This exercise asks for the whole listing to be restated exactly.

★ ★ ★ ★

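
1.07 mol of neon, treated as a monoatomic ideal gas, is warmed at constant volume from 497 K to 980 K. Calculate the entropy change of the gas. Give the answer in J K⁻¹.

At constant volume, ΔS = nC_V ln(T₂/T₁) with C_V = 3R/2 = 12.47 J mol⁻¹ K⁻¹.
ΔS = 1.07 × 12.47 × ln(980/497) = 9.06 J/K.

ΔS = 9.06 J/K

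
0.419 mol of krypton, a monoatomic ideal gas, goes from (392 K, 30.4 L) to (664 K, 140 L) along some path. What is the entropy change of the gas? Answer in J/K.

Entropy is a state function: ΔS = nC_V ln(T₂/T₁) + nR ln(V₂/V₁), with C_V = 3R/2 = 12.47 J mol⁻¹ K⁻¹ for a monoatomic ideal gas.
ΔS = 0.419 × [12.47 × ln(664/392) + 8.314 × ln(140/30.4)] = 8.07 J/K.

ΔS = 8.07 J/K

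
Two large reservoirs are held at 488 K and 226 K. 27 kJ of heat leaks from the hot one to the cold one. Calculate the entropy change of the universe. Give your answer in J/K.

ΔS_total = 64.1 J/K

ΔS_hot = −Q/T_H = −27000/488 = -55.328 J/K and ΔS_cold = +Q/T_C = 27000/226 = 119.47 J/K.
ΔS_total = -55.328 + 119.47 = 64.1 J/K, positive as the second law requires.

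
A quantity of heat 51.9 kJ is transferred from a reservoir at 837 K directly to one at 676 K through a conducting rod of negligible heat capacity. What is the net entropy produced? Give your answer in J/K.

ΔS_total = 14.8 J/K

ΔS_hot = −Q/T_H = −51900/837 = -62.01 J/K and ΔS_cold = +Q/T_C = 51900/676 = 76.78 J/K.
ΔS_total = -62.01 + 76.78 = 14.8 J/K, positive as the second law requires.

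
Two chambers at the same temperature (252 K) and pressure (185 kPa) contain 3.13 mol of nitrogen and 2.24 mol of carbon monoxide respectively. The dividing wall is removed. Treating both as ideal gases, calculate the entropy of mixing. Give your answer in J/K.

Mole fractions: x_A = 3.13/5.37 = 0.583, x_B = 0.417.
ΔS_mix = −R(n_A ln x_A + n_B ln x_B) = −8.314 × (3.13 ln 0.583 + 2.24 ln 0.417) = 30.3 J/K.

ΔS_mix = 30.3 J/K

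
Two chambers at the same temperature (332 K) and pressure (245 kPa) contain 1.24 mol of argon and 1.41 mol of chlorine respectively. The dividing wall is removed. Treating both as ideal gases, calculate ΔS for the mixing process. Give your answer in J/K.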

★ ★ ★ ★

Exercise output |
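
1.07 mol of neon, treated as a monoatomic ideal gas, is warmed at constant volume from 497 K to 980 K. Calculate the entropy change of the gas. Give the answer in J K⁻¹.

At constant volume, ΔS = nC_V ln(T₂/T₁) with C_V = 3R/2 = 12.47 J mol⁻¹ K⁻¹.
ΔS = 1.07 × 12.47 × ln(980/497) = 9.06 J/K.

ΔS = 9.06 J/K

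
0.419 mol of krypton, a monoatomic ideal gas, goes from (392 K, 30.4 L) to (664 K, 140 L) along some path. What is the entropy change of the gas? Answer in J/K.

Entropy is a state function: ΔS = nC_V ln(T₂/T₁) + nR ln(V₂/V₁), with C_V = 3R/2 = 12.47 J mol⁻¹ K⁻¹ for a monoatomic ideal gas.
ΔS = 0.419 × [12.47 × ln(664/392) + 8.314 × ln(140/30.4)] = 8.07 J/K.

ΔS = 8.07 J/K

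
Two large reservoirs are held at 488 K and 226 K. 27 kJ of heat leaks from the hot one to the cold one. Calculate the entropy change of the universe. Give your answer in J/K.

ΔS_total = 64.1 J/K

ΔS_hot = −Q/T_H = −27000/488 = -55.328 J/K and ΔS_cold = +Q/T_C = 27000/226 = 119.47 J/K.
ΔS_total = -55.328 + 119.47 = 64.1 J/K, positive as the second law requires.

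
A quantity of heat 51.9 kJ is transferred from a reservoir at 837 K directly to one at 676 K through a conducting rod of negligible heat capacity. What is the net entropy produced? Give your answer in J/K.

ΔS_total = 14.8 J/K

ΔS_hot = −Q/T_H = −51900/837 = -62.01 J/K and ΔS_cold = +Q/T_C = 51900/676 = 76.78 J/K.
ΔS_total = -62.01 + 76.78 = 14.8 J/K, positive as the second law requires.

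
Two chambers at the same temperature (252 K) and pressure (185 kPa) contain 3.13 mol of nitrogen and 2.24 mol of carbon monoxide respectively. The dividing wall is removed. Treating both as ideal gases, calculate the entropy of mixing. Give your answer in J/K.

Mole fractions: x_A = 3.13/5.37 = 0.583, x_B = 0.417.
ΔS_mix = −R(n_A ln x_A + n_B ln x_B) = −8.314 × (3.13 ln 0.583 + 2.24 ln 0.417) = 30.3 J/K.

ΔS_mix = 30.3 J/K

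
Two chambers at the same temperature (332 K) and pressure (245 kPa) contain 1.24 mol of argon and 1.41 mol of chlorine respectively. The dividing wall is removed. Treating both as ideal gases, calculate ΔS for the mixing process. Give your answer in J/K.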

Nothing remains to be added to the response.